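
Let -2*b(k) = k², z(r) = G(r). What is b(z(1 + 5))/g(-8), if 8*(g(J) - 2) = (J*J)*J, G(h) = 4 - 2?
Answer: 1/31 ≈ 0.032258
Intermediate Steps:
G(h) = 2
z(r) = 2
g(J) = 2 + J³/8 (g(J) = 2 + ((J*J)*J)/8 = 2 + (J²*J)/8 = 2 + J³/8)
b(k) = -k²/2
b(z(1 + 5))/g(-8) = (-½*2²)/(2 + (⅛)*(-8)³) = (-½*4)/(2 + (⅛)*(-512)) = -2/(2 - 64) = -2/(-62) = -2*(-1/62) = 1/31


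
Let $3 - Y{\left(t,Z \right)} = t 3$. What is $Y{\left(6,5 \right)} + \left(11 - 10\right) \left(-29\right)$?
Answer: $-44$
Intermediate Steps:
$Y{\left(t,Z \right)} = 3 - 3 t$ ($Y{\left(t,Z \right)} = 3 - t 3 = 3 - 3 t$)
$Y{\left(6,5 \right)} + \left(11 - 10\right) \left(-29\right) = \left(3 - 18\right) + \left(11 - 10\right) \left(-29\right) = \left(3 - 18\right) + 1 \left(-29\right) = -15 - 29 = -44$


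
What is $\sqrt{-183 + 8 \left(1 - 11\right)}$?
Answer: $i \sqrt{263} \approx 16.217 i$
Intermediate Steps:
$\sqrt{-183 + 8 \left(1 - 11\right)} = \sqrt{-183 + 8 \left(-10\right)} = \sqrt{-183 - 80} = \sqrt{-263} = i \sqrt{263}$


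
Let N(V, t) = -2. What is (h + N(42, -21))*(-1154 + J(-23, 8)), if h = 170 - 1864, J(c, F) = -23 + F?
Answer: 1982624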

+++

__PROBLEM DETAILS__.
Please say how many lines of the material above include "What", giving that number and no other words.

__OUTPUT__.
4